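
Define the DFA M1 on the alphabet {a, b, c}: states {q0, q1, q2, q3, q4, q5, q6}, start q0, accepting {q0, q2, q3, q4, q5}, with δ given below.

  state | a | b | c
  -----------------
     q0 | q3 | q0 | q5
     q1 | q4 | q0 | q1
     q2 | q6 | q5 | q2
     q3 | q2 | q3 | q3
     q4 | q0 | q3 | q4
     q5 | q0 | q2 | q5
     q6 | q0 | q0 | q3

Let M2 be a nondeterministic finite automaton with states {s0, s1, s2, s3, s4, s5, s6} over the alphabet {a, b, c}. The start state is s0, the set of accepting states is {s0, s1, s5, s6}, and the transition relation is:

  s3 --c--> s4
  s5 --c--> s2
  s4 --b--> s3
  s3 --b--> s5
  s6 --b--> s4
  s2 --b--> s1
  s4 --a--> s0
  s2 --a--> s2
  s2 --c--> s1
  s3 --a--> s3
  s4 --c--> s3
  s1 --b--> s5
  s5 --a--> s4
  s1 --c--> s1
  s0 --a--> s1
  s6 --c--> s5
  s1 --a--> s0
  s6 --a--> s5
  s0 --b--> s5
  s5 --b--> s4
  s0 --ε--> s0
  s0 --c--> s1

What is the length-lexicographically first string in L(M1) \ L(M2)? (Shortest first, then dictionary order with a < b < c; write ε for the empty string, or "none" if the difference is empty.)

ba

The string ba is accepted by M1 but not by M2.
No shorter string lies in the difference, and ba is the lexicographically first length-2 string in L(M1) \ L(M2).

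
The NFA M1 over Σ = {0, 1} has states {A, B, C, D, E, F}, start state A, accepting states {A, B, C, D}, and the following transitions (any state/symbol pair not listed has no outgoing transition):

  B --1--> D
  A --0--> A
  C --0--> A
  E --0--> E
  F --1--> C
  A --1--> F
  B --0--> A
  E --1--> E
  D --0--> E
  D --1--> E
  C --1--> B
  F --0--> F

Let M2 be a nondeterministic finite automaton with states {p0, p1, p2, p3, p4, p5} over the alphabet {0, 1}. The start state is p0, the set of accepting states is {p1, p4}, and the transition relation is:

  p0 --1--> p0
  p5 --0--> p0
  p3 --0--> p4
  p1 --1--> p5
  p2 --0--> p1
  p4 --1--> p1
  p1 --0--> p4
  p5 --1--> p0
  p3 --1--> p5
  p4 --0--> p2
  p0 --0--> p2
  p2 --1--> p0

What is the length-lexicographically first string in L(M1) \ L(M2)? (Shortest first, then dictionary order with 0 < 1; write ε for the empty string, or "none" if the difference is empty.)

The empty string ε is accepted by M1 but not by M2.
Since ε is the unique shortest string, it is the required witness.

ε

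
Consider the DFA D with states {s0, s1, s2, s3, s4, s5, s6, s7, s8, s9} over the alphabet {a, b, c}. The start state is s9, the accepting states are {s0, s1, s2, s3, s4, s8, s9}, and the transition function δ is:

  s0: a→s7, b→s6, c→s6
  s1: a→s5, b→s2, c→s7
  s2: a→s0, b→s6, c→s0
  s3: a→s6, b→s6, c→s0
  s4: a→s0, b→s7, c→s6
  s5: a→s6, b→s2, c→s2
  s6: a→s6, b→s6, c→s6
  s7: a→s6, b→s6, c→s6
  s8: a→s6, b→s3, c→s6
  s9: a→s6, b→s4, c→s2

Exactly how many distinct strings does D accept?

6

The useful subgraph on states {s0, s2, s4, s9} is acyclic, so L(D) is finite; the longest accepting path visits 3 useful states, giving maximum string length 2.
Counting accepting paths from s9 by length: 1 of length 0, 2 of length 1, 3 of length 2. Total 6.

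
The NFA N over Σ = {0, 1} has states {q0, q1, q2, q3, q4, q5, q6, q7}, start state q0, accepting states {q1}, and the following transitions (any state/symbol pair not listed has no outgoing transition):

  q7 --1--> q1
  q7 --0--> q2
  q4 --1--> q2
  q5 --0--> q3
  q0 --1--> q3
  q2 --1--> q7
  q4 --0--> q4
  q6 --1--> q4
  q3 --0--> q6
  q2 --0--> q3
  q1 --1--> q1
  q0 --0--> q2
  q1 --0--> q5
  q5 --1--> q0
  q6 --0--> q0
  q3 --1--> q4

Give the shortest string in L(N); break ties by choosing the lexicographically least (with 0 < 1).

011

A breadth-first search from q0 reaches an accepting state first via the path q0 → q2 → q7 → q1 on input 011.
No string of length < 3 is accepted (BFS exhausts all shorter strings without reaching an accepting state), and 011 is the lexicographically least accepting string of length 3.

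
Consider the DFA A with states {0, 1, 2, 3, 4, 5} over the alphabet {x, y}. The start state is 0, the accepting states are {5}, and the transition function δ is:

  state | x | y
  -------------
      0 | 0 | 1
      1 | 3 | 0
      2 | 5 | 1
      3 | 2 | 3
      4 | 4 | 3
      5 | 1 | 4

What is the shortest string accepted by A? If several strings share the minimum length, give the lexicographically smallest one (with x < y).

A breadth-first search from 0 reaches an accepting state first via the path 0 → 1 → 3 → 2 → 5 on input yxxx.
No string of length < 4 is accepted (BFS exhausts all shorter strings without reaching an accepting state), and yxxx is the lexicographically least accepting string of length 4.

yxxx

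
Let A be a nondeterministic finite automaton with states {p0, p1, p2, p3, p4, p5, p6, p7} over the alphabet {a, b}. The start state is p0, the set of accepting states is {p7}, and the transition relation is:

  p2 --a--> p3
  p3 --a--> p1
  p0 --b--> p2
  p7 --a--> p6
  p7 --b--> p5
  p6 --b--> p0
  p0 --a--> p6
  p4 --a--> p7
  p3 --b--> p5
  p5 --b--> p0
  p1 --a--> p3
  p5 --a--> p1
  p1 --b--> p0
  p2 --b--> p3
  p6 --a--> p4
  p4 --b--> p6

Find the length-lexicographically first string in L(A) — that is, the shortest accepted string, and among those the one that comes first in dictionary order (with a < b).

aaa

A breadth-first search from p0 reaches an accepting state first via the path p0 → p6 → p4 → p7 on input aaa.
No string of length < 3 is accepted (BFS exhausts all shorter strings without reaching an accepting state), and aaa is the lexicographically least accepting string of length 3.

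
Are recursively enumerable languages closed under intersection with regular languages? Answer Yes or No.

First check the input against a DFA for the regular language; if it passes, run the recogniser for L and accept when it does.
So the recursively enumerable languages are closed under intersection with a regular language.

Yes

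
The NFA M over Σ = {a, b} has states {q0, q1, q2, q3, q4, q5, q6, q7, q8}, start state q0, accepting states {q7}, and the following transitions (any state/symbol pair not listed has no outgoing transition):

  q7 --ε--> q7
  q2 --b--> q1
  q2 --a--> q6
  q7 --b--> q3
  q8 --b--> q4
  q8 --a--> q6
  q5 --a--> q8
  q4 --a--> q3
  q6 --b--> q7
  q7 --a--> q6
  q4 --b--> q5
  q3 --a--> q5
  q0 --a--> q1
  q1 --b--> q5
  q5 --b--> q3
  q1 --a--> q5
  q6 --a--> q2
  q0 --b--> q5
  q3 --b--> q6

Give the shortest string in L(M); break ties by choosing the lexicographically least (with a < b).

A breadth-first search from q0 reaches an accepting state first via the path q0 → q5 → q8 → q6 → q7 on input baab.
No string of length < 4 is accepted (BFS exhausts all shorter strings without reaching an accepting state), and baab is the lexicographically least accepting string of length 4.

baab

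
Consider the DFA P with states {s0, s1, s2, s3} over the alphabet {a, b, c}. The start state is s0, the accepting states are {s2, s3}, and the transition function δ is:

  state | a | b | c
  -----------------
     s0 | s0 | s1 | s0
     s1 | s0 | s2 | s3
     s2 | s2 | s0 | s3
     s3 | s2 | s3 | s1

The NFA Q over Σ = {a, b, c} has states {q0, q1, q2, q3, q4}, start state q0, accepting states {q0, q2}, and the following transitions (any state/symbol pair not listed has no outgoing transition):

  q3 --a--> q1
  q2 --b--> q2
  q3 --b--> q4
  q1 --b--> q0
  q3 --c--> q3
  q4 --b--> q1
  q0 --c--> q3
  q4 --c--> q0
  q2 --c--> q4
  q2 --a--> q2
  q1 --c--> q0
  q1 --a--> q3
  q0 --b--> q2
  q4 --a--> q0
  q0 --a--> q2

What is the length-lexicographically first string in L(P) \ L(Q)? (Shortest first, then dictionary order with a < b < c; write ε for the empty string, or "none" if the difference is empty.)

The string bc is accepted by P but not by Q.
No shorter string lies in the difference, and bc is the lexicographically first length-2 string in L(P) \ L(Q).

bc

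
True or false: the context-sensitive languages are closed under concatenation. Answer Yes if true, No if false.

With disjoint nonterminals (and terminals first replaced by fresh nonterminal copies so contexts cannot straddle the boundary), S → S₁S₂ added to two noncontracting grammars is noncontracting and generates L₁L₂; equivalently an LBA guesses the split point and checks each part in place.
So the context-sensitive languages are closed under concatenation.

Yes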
--
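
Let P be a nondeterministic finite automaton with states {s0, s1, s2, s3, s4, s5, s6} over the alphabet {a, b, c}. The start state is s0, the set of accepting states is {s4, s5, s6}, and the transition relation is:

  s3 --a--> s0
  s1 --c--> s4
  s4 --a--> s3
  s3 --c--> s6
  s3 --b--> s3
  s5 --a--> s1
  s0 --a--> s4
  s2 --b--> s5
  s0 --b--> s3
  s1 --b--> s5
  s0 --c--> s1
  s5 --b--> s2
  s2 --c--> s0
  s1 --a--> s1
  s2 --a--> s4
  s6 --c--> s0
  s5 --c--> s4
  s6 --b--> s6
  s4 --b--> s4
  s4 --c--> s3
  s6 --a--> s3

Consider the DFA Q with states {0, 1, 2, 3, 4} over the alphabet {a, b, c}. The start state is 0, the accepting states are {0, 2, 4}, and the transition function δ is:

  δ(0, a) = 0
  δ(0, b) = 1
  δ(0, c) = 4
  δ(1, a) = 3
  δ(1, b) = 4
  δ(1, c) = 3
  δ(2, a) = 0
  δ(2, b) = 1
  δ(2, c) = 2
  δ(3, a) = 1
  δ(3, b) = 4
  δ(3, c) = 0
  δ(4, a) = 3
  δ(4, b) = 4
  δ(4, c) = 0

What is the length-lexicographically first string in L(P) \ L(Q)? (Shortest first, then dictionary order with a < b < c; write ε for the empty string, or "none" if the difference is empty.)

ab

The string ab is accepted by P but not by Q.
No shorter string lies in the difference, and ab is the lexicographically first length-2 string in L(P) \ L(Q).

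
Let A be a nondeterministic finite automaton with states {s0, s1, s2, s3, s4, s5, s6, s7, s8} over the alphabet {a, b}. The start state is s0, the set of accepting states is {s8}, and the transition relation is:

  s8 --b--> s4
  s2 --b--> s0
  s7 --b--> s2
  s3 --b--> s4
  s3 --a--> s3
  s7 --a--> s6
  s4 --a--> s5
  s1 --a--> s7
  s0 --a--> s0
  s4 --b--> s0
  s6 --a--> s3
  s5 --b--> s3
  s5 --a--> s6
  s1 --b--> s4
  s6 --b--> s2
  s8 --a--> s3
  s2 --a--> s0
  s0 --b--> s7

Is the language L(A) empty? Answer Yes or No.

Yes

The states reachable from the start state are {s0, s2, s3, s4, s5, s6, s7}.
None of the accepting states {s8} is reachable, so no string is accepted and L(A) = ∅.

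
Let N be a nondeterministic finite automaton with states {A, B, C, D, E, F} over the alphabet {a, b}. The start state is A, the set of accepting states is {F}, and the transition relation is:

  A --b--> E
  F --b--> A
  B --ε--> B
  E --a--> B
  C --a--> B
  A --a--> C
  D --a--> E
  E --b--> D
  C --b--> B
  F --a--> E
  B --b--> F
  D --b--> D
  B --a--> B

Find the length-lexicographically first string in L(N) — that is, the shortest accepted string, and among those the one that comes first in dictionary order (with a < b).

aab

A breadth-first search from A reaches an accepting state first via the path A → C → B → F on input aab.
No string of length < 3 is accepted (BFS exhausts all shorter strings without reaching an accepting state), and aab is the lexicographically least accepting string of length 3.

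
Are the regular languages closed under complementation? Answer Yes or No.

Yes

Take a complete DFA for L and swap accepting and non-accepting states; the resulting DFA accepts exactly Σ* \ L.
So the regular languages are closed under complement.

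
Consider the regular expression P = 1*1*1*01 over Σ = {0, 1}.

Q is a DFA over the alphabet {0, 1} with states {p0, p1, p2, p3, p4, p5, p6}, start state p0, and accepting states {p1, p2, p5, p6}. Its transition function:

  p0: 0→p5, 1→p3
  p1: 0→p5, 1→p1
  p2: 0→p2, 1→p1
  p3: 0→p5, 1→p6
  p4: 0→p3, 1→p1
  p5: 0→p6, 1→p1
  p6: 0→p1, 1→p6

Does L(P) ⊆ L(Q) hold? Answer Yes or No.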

- **Problem**: Among the lines of the data, identify those with the word "symbol". Copy each of them.

- **Reply to the task**:
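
The NFA M1 over Σ = {0, 1} has states {A, B, C, D, E, F}, start state A, accepting states {A, B, C, D}, and the following transitions (any state/symbol pair not listed has no outgoing transition):
The NFA N over Σ = {0, 1} has states {q0, q1, q2, q3, q4, q5, q6, q7}, start state q0, accepting states {q1}, and the following transitions (any state/symbol pair not listed has no outgoing transition):
The NFA M over Σ = {a, b} has states {q0, q1, q2, q3, q4, q5, q6, q7, q8}, start state q0, accepting states {q7}, and the following transitions (any state/symbol pair not listed has no outgoing transition):
The NFA Q over Σ = {a, b, c} has states {q0, q1, q2, q3, q4}, start state q0, accepting states {q0, q2}, and the following transitions (any state/symbol pair not listed has no outgoing transition):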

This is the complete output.